Available data:

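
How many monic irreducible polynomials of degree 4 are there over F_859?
There are 136116908070 monic irreducible polynomials of degree 4 over F_859

Each element of F_{859^4} that lies in no proper subfield is a root of exactly one monic irreducible of degree 4 over F_859, and each such polynomial has 4 distinct roots in F_{859^4}. By Möbius inversion the count is N_859(4) = (1/4) Σ_{d|4} μ(4/d) · 859^d = (1/4)(μ(4)·859^1 + μ(2)·859^2 + μ(1)·859^4) = 544467632280/4 = 136116908070.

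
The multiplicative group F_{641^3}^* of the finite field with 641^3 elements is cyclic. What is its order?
|F_{641^3}^*| = 263374720

F_{641^3} has 641^3 = 263374721 elements; its multiplicative group consists of all nonzero elements, so |F_{641^3}^*| = 263374721 - 1 = 263374720. (It is cyclic since any finite subgroup of the multiplicative group of a field is cyclic.)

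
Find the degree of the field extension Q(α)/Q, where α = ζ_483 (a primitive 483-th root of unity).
[Q(α):Q] = 264

The minimal polynomial of ζ_483 over Q is the 483-th cyclotomic polynomial Φ_483(x), which is irreducible over Q and has degree φ(483) = 264. Hence [Q(α):Q] = φ(483) = 264.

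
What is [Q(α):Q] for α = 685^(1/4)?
[Q(α):Q] = 4

α is a root of x^4 - 685. By Eisenstein's criterion at the prime p = 5 (which divides the constant term 685 but p^2 = 25 does not, since 685 is squarefree), x^4 - 685 is irreducible over Q. Hence [Q(α):Q] = 4.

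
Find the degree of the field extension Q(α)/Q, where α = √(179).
[Q(α):Q] = 2

[Q(α):Q] equals the degree of the minimal polynomial of α. Here α^2 = 179 and x^2 - 179 is irreducible (d = 179 is squarefree, ≠ 1, hence not a square), so deg(m_α) = 2. Thus [Q(α):Q] = 2.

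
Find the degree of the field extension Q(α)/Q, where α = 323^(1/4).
[Q(α):Q] = 4

α is a root of x^4 - 323. By Eisenstein's criterion at the prime p = 17 (which divides the constant term 323 but p^2 = 289 does not, since 323 is squarefree), x^4 - 323 is irreducible over Q. Hence [Q(α):Q] = 4.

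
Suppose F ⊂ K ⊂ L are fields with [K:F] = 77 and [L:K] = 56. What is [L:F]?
[L:F] = 4312

The tower law says that for any tower of field extensions F ⊂ K ⊂ L with finite degrees, [L:F] = [L:K] · [K:F]. Here this gives [L:F] = 56 · 77 = 4312.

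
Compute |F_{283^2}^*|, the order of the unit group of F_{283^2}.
|F_{283^2}^*| = 80088

F_{283^2} has 283^2 = 80089 elements; its multiplicative group consists of all nonzero elements, so |F_{283^2}^*| = 80089 - 1 = 80088. (It is cyclic since any finite subgroup of the multiplicative group of a field is cyclic.)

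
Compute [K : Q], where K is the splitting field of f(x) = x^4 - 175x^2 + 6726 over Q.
[K : Q] = 4

Solving the quadratic in x^2: x^2 = (175 ± √(175^2 - 4·6726))/2 = (175 ± √3721)/2 = (175 ± 61)/2, giving x^2 = 57 or x^2 = 118. So f(x) = (x^2 - 57)(x^2 - 118) and the roots of f are ±√57, ±√118. Hence the splitting field is K = Q(√57, √118). Since 57 and 118 are distinct squarefree integers > 1, their product 6726 is not a perfect square, so √118 ∉ Q(√57). By the tower law [K:Q] = [Q(√57,√118):Q(√57)] · [Q(√57):Q] = 2 · 2 = 4.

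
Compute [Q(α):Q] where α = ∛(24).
[Q(α):Q] = 3

The minimal polynomial of α is x^3 - 24, irreducible over Q since 24 is not a perfect cube (so x^3 - 24 has no rational root). Hence [Q(α):Q] = deg(m_α) = 3.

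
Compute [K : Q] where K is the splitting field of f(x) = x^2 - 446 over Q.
[K : Q] = 2

f(x) = x^2 - 446 factors as (x - √446)(x + √446). The splitting field is K = Q(√446). Since 446 is squarefree and > 1, it is not a perfect square, so x^2 - 446 is irreducible over Q and [Q(√446) : Q] = 2. Hence [K : Q] = 2.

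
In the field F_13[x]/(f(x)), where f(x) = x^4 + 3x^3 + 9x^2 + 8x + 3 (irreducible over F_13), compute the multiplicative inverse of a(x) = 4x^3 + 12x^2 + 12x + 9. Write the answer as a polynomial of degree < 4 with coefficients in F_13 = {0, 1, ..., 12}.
a(x)^(-1) ≡ 10x^3 + 9x^2 + 8x + 3 (mod f(x))

Since f is irreducible over F_13, F_13[x]/(f) is a field and a(x) ≠ 0 has an inverse. Apply the extended Euclidean algorithm to f(x) and a(x) in F_13[x]: f(x) = (10x)·a(x) + (6x^2 + 9x + 3);  a(x) = (5x + 1)·(6x^2 + 9x + 3) + (x + 6);  (6x^2 + 9x + 3) = (6x + 12)·(x + 6) + (9). The last nonzero remainder is the constant 9 = gcd(f, a) in F_13. Back-substituting through the division chain expresses 9 = s(x)·a(x) + t(x)·f(x) with s(x) ≡ 12x^3 + 3x^2 + 7x + 1 (mod f), so (12x^3 + 3x^2 + 7x + 1)·a(x) ≡ 9 (mod f). Multiplying by 9^(-1) ≡ 3 in F_13 gives a(x)^(-1) ≡ 3·(12x^3 + 3x^2 + 7x + 1) ≡ 10x^3 + 9x^2 + 8x + 3 (mod f). Check: (4x^3 + 12x^2 + 12x + 9)·(10x^3 + 9x^2 + 8x + 3) = x^6 + 7x^3 + 5x^2 + 4x + 1 ≡ 1 (mod x^4 + 3x^3 + 9x^2 + 8x + 3).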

Requirement: In full and word for word, set down the records shown above.

Answer for this exercise:
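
How many monic irreducible polynomials of degree 4 are there over F_859?
There are 136116908070 monic irreducible polynomials of degree 4 over F_859

Each element of F_{859^4} that lies in no proper subfield is a root of exactly one monic irreducible of degree 4 over F_859, and each such polynomial has 4 distinct roots in F_{859^4}. By Möbius inversion the count is N_859(4) = (1/4) Σ_{d|4} μ(4/d) · 859^d = (1/4)(μ(4)·859^1 + μ(2)·859^2 + μ(1)·859^4) = 544467632280/4 = 136116908070.

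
The multiplicative group F_{641^3}^* of the finite field with 641^3 elements is cyclic. What is its order?
|F_{641^3}^*| = 263374720

F_{641^3} has 641^3 = 263374721 elements; its multiplicative group consists of all nonzero elements, so |F_{641^3}^*| = 263374721 - 1 = 263374720. (It is cyclic since any finite subgroup of the multiplicative group of a field is cyclic.)

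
Find the degree of the field extension Q(α)/Q, where α = ζ_483 (a primitive 483-th root of unity).
[Q(α):Q] = 264

The minimal polynomial of ζ_483 over Q is the 483-th cyclotomic polynomial Φ_483(x), which is irreducible over Q and has degree φ(483) = 264. Hence [Q(α):Q] = φ(483) = 264.

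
What is [Q(α):Q] for α = 685^(1/4)?
[Q(α):Q] = 4

α is a root of x^4 - 685. By Eisenstein's criterion at the prime p = 5 (which divides the constant term 685 but p^2 = 25 does not, since 685 is squarefree), x^4 - 685 is irreducible over Q. Hence [Q(α):Q] = 4.

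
Find the degree of the field extension Q(α)/Q, where α = √(179).
[Q(α):Q] = 2

[Q(α):Q] equals the degree of the minimal polynomial of α. Here α^2 = 179 and x^2 - 179 is irreducible (d = 179 is squarefree, ≠ 1, hence not a square), so deg(m_α) = 2. Thus [Q(α):Q] = 2.

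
Find the degree of the field extension Q(α)/Q, where α = 323^(1/4).
[Q(α):Q] = 4

α is a root of x^4 - 323. By Eisenstein's criterion at the prime p = 17 (which divides the constant term 323 but p^2 = 289 does not, since 323 is squarefree), x^4 - 323 is irreducible over Q. Hence [Q(α):Q] = 4.

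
Suppose F ⊂ K ⊂ L are fields with [K:F] = 77 and [L:K] = 56. What is [L:F]?
[L:F] = 4312

The tower law says that for any tower of field extensions F ⊂ K ⊂ L with finite degrees, [L:F] = [L:K] · [K:F]. Here this gives [L:F] = 56 · 77 = 4312.

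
Compute |F_{283^2}^*|, the order of the unit group of F_{283^2}.
|F_{283^2}^*| = 80088

F_{283^2} has 283^2 = 80089 elements; its multiplicative group consists of all nonzero elements, so |F_{283^2}^*| = 80089 - 1 = 80088. (It is cyclic since any finite subgroup of the multiplicative group of a field is cyclic.)

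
Compute [K : Q], where K is the splitting field of f(x) = x^4 - 175x^2 + 6726 over Q.
[K : Q] = 4

Solving the quadratic in x^2: x^2 = (175 ± √(175^2 - 4·6726))/2 = (175 ± √3721)/2 = (175 ± 61)/2, giving x^2 = 57 or x^2 = 118. So f(x) = (x^2 - 57)(x^2 - 118) and the roots of f are ±√57, ±√118. Hence the splitting field is K = Q(√57, √118). Since 57 and 118 are distinct squarefree integers > 1, their product 6726 is not a perfect square, so √118 ∉ Q(√57). By the tower law [K:Q] = [Q(√57,√118):Q(√57)] · [Q(√57):Q] = 2 · 2 = 4.

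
Compute [Q(α):Q] where α = ∛(24).
[Q(α):Q] = 3

The minimal polynomial of α is x^3 - 24, irreducible over Q since 24 is not a perfect cube (so x^3 - 24 has no rational root). Hence [Q(α):Q] = deg(m_α) = 3.

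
Compute [K : Q] where K is the splitting field of f(x) = x^2 - 446 over Q.
[K : Q] = 2

f(x) = x^2 - 446 factors as (x - √446)(x + √446). The splitting field is K = Q(√446). Since 446 is squarefree and > 1, it is not a perfect square, so x^2 - 446 is irreducible over Q and [Q(√446) : Q] = 2. Hence [K : Q] = 2.

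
In the field F_13[x]/(f(x)), where f(x) = x^4 + 3x^3 + 9x^2 + 8x + 3 (irreducible over F_13), compute the multiplicative inverse of a(x) = 4x^3 + 12x^2 + 12x + 9. Write the answer as a polynomial of degree < 4 with coefficients in F_13 = {0, 1, ..., 12}.
a(x)^(-1) ≡ 10x^3 + 9x^2 + 8x + 3 (mod f(x))

Since f is irreducible over F_13, F_13[x]/(f) is a field and a(x) ≠ 0 has an inverse. Apply the extended Euclidean algorithm to f(x) and a(x) in F_13[x]: f(x) = (10x)·a(x) + (6x^2 + 9x + 3);  a(x) = (5x + 1)·(6x^2 + 9x + 3) + (x + 6);  (6x^2 + 9x + 3) = (6x + 12)·(x + 6) + (9). The last nonzero remainder is the constant 9 = gcd(f, a) in F_13. Back-substituting through the division chain expresses 9 = s(x)·a(x) + t(x)·f(x) with s(x) ≡ 12x^3 + 3x^2 + 7x + 1 (mod f), so (12x^3 + 3x^2 + 7x + 1)·a(x) ≡ 9 (mod f). Multiplying by 9^(-1) ≡ 3 in F_13 gives a(x)^(-1) ≡ 3·(12x^3 + 3x^2 + 7x + 1) ≡ 10x^3 + 9x^2 + 8x + 3 (mod f). Check: (4x^3 + 12x^2 + 12x + 9)·(10x^3 + 9x^2 + 8x + 3) = x^6 + 7x^3 + 5x^2 + 4x + 1 ≡ 1 (mod x^4 + 3x^3 + 9x^2 + 8x + 3).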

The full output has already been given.